- **Try it**: The lines to reproduce from the material below are those from the one containing "The continuously-compounded risk-free" through the one containing "A European put", both included; write them out exactly and add nothing.

***

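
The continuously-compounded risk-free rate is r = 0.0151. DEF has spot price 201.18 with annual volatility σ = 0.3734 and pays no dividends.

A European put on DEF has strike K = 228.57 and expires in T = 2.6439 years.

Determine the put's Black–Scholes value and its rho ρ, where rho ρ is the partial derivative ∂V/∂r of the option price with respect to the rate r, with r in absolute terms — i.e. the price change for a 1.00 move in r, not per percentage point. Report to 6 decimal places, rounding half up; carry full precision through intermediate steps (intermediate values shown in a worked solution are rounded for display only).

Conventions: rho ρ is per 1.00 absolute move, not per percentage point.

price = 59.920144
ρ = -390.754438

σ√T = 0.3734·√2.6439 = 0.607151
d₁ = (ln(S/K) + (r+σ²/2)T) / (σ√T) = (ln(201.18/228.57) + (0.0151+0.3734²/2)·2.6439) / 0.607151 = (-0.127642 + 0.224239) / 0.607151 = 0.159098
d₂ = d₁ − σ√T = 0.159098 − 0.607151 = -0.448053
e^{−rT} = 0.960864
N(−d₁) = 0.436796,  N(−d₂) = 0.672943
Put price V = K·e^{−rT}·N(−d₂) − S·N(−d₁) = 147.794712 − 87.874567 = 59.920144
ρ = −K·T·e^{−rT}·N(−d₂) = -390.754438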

***

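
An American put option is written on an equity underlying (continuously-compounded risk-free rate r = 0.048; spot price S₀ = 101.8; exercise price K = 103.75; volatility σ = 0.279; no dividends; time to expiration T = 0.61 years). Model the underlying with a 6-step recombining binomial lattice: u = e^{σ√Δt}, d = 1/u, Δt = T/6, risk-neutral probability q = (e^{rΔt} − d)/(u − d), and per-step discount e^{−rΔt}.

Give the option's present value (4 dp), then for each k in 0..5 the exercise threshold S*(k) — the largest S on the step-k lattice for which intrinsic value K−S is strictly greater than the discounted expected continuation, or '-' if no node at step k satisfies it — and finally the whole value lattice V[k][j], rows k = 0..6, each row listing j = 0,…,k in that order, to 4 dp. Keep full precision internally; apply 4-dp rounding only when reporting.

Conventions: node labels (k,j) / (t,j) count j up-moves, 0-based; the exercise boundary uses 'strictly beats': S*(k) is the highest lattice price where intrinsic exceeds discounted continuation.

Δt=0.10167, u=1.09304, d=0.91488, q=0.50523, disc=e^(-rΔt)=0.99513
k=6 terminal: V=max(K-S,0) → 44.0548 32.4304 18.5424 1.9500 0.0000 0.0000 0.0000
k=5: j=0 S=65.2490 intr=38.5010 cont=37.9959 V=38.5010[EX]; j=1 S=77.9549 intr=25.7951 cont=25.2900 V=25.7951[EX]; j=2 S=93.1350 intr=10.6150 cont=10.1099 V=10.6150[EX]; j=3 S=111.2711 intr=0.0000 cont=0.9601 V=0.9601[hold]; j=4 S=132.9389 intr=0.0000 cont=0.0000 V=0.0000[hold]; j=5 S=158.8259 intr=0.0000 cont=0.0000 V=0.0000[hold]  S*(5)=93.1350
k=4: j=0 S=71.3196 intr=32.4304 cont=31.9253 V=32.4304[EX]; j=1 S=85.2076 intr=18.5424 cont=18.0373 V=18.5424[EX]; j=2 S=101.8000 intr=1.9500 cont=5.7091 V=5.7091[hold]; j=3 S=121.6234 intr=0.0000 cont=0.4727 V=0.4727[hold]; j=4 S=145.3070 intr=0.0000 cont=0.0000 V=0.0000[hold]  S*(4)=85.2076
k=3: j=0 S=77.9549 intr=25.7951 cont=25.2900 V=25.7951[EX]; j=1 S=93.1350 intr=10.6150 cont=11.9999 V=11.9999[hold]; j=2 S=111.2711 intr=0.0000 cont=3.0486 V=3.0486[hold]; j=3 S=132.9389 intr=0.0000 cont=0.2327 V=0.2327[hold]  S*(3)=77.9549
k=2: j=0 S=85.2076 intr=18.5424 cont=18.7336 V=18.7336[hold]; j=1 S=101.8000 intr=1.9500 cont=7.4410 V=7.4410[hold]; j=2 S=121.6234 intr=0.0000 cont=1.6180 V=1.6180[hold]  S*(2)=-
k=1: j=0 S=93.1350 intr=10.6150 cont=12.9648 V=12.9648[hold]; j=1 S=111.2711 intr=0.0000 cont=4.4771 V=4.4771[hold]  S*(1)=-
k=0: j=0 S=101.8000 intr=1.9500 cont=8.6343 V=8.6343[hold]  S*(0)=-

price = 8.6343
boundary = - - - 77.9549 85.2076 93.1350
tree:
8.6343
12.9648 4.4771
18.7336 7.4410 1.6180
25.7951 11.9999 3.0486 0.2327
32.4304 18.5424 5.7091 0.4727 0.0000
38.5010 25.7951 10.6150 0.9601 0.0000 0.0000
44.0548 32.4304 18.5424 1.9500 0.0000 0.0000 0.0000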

***

- **Your response**:
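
The continuously-compounded risk-free rate is r = 0.0151. DEF has spot price 201.18 with annual volatility σ = 0.3734 and pays no dividends.

A European put on DEF has strike K = 228.57 and expires in T = 2.6439 years.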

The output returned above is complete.